• INPUT FOR THIS TASK:
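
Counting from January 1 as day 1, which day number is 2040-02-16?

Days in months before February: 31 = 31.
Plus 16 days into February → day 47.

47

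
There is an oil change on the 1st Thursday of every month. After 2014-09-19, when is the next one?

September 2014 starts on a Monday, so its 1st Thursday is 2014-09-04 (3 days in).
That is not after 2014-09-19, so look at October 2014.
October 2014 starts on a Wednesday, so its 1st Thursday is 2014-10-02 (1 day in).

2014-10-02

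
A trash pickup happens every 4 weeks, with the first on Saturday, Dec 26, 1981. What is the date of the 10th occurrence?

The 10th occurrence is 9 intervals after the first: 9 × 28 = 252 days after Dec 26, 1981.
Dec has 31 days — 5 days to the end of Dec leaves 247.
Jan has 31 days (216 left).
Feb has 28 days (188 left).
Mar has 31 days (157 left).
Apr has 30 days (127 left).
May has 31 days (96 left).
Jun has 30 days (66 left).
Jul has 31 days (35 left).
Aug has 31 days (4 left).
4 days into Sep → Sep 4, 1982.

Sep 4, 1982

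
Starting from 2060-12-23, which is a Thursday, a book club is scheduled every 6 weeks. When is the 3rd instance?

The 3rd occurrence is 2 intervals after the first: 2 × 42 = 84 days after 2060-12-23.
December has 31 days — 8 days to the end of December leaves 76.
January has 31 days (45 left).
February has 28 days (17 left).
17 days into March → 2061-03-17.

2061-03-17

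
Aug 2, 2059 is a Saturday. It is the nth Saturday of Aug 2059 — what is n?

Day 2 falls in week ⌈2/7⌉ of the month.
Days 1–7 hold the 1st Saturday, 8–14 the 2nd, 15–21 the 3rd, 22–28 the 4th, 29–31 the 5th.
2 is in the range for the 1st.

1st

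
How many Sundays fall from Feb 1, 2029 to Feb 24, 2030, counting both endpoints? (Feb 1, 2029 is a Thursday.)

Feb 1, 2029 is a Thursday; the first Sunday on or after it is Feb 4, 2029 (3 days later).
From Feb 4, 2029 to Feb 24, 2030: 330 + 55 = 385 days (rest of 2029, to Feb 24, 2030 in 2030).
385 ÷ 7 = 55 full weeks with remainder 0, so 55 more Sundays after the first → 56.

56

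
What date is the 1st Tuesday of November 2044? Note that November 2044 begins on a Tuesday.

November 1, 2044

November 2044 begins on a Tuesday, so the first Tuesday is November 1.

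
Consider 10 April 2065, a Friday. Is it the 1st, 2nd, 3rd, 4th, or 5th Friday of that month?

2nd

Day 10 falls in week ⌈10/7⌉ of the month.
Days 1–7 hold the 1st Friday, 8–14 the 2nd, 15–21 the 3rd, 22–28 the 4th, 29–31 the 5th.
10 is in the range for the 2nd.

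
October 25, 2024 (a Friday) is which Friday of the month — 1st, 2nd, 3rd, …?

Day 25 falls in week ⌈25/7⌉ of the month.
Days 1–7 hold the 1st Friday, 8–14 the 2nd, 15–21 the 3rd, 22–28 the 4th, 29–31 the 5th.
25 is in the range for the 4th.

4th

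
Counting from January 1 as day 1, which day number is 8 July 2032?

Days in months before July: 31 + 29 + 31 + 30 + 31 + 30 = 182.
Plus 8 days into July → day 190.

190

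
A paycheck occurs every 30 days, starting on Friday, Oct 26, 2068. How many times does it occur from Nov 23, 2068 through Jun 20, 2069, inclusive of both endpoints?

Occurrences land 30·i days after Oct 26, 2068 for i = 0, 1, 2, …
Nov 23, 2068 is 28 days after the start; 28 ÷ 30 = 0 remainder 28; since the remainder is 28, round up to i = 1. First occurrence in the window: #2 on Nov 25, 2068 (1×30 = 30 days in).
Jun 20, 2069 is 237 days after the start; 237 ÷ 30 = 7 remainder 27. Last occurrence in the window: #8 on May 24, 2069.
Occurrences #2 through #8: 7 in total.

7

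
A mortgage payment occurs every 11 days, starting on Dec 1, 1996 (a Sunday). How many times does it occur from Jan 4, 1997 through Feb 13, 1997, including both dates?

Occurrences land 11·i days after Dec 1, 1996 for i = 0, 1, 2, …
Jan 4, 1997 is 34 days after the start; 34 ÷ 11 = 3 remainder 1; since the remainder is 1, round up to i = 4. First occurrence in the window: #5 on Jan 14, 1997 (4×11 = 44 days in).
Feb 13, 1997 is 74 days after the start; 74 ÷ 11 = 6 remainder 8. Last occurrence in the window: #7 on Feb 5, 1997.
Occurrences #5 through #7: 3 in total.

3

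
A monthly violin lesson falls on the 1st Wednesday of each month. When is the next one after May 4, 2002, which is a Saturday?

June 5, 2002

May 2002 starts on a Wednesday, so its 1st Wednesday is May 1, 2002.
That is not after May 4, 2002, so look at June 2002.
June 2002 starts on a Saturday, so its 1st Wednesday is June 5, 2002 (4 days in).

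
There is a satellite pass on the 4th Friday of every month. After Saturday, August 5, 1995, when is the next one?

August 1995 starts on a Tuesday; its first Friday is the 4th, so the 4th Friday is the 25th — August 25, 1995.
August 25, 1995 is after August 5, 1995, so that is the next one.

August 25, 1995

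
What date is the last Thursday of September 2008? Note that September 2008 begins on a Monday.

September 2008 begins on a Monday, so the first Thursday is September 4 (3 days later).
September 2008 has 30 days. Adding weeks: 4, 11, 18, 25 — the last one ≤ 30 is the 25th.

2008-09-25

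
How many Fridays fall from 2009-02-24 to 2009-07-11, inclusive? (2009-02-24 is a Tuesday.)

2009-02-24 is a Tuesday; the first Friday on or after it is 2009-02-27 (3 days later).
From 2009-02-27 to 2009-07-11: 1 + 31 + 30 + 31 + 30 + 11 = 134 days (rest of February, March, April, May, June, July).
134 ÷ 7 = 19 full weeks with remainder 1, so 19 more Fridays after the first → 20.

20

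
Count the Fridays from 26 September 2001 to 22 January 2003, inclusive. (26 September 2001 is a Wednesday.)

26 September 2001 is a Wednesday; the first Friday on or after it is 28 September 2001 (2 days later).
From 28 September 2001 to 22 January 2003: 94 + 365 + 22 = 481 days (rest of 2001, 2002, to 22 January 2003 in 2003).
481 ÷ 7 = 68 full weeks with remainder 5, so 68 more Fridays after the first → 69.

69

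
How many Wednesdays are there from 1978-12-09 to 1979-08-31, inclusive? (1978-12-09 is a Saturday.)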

• TASK INSTRUCTIONS:
Each line of the data has to be written out exactly as it appears.

• TASK OUTPUT:
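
Counting from January 1 as day 1, which day number is 2040-02-16?

Days in months before February: 31 = 31.
Plus 16 days into February → day 47.

47

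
There is an oil change on the 1st Thursday of every month. After 2014-09-19, when is the next one?

September 2014 starts on a Monday, so its 1st Thursday is 2014-09-04 (3 days in).
That is not after 2014-09-19, so look at October 2014.
October 2014 starts on a Wednesday, so its 1st Thursday is 2014-10-02 (1 day in).

2014-10-02

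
A trash pickup happens every 4 weeks, with the first on Saturday, Dec 26, 1981. What is the date of the 10th occurrence?

The 10th occurrence is 9 intervals after the first: 9 × 28 = 252 days after Dec 26, 1981.
Dec has 31 days — 5 days to the end of Dec leaves 247.
Jan has 31 days (216 left).
Feb has 28 days (188 left).
Mar has 31 days (157 left).
Apr has 30 days (127 left).
May has 31 days (96 left).
Jun has 30 days (66 left).
Jul has 31 days (35 left).
Aug has 31 days (4 left).
4 days into Sep → Sep 4, 1982.

Sep 4, 1982

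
Starting from 2060-12-23, which is a Thursday, a book club is scheduled every 6 weeks. When is the 3rd instance?

The 3rd occurrence is 2 intervals after the first: 2 × 42 = 84 days after 2060-12-23.
December has 31 days — 8 days to the end of December leaves 76.
January has 31 days (45 left).
February has 28 days (17 left).
17 days into March → 2061-03-17.

2061-03-17

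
Aug 2, 2059 is a Saturday. It is the nth Saturday of Aug 2059 — what is n?

Day 2 falls in week ⌈2/7⌉ of the month.
Days 1–7 hold the 1st Saturday, 8–14 the 2nd, 15–21 the 3rd, 22–28 the 4th, 29–31 the 5th.
2 is in the range for the 1st.

1st

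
How many Sundays fall from Feb 1, 2029 to Feb 24, 2030, counting both endpoints? (Feb 1, 2029 is a Thursday.)

Feb 1, 2029 is a Thursday; the first Sunday on or after it is Feb 4, 2029 (3 days later).
From Feb 4, 2029 to Feb 24, 2030: 330 + 55 = 385 days (rest of 2029, to Feb 24, 2030 in 2030).
385 ÷ 7 = 55 full weeks with remainder 0, so 55 more Sundays after the first → 56.

56

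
What date is the 1st Tuesday of November 2044? Note that November 2044 begins on a Tuesday.

November 1, 2044

November 2044 begins on a Tuesday, so the first Tuesday is November 1.

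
Consider 10 April 2065, a Friday. Is it the 1st, 2nd, 3rd, 4th, or 5th Friday of that month?

2nd

Day 10 falls in week ⌈10/7⌉ of the month.
Days 1–7 hold the 1st Friday, 8–14 the 2nd, 15–21 the 3rd, 22–28 the 4th, 29–31 the 5th.
10 is in the range for the 2nd.

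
October 25, 2024 (a Friday) is which Friday of the month — 1st, 2nd, 3rd, …?

Day 25 falls in week ⌈25/7⌉ of the month.
Days 1–7 hold the 1st Friday, 8–14 the 2nd, 15–21 the 3rd, 22–28 the 4th, 29–31 the 5th.
25 is in the range for the 4th.

4th

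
Counting from January 1 as day 1, which day number is 8 July 2032?

Days in months before July: 31 + 29 + 31 + 30 + 31 + 30 = 182.
Plus 8 days into July → day 190.

190

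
A paycheck occurs every 30 days, starting on Friday, Oct 26, 2068. How many times does it occur from Nov 23, 2068 through Jun 20, 2069, inclusive of both endpoints?

Occurrences land 30·i days after Oct 26, 2068 for i = 0, 1, 2, …
Nov 23, 2068 is 28 days after the start; 28 ÷ 30 = 0 remainder 28; since the remainder is 28, round up to i = 1. First occurrence in the window: #2 on Nov 25, 2068 (1×30 = 30 days in).
Jun 20, 2069 is 237 days after the start; 237 ÷ 30 = 7 remainder 27. Last occurrence in the window: #8 on May 24, 2069.
Occurrences #2 through #8: 7 in total.

7

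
A mortgage payment occurs every 11 days, starting on Dec 1, 1996 (a Sunday). How many times does it occur from Jan 4, 1997 through Feb 13, 1997, including both dates?

Occurrences land 11·i days after Dec 1, 1996 for i = 0, 1, 2, …
Jan 4, 1997 is 34 days after the start; 34 ÷ 11 = 3 remainder 1; since the remainder is 1, round up to i = 4. First occurrence in the window: #5 on Jan 14, 1997 (4×11 = 44 days in).
Feb 13, 1997 is 74 days after the start; 74 ÷ 11 = 6 remainder 8. Last occurrence in the window: #7 on Feb 5, 1997.
Occurrences #5 through #7: 3 in total.

3

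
A monthly violin lesson falls on the 1st Wednesday of each month. When is the next one after May 4, 2002, which is a Saturday?

June 5, 2002

May 2002 starts on a Wednesday, so its 1st Wednesday is May 1, 2002.
That is not after May 4, 2002, so look at June 2002.
June 2002 starts on a Saturday, so its 1st Wednesday is June 5, 2002 (4 days in).

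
There is a satellite pass on the 4th Friday of every month. After Saturday, August 5, 1995, when is the next one?

August 1995 starts on a Tuesday; its first Friday is the 4th, so the 4th Friday is the 25th — August 25, 1995.
August 25, 1995 is after August 5, 1995, so that is the next one.

August 25, 1995

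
What date is the last Thursday of September 2008? Note that September 2008 begins on a Monday.

September 2008 begins on a Monday, so the first Thursday is September 4 (3 days later).
September 2008 has 30 days. Adding weeks: 4, 11, 18, 25 — the last one ≤ 30 is the 25th.

2008-09-25

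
How many Fridays fall from 2009-02-24 to 2009-07-11, inclusive? (2009-02-24 is a Tuesday.)

2009-02-24 is a Tuesday; the first Friday on or after it is 2009-02-27 (3 days later).
From 2009-02-27 to 2009-07-11: 1 + 31 + 30 + 31 + 30 + 11 = 134 days (rest of February, March, April, May, June, July).
134 ÷ 7 = 19 full weeks with remainder 1, so 19 more Fridays after the first → 20.

20

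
Count the Fridays from 26 September 2001 to 22 January 2003, inclusive. (26 September 2001 is a Wednesday.)

26 September 2001 is a Wednesday; the first Friday on or after it is 28 September 2001 (2 days later).
From 28 September 2001 to 22 January 2003: 94 + 365 + 22 = 481 days (rest of 2001, 2002, to 22 January 2003 in 2003).
481 ÷ 7 = 68 full weeks with remainder 5, so 68 more Fridays after the first → 69.

69

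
How many Wednesdays are there from 1978-12-09 to 1979-08-31, inclusive? (1978-12-09 is a Saturday.)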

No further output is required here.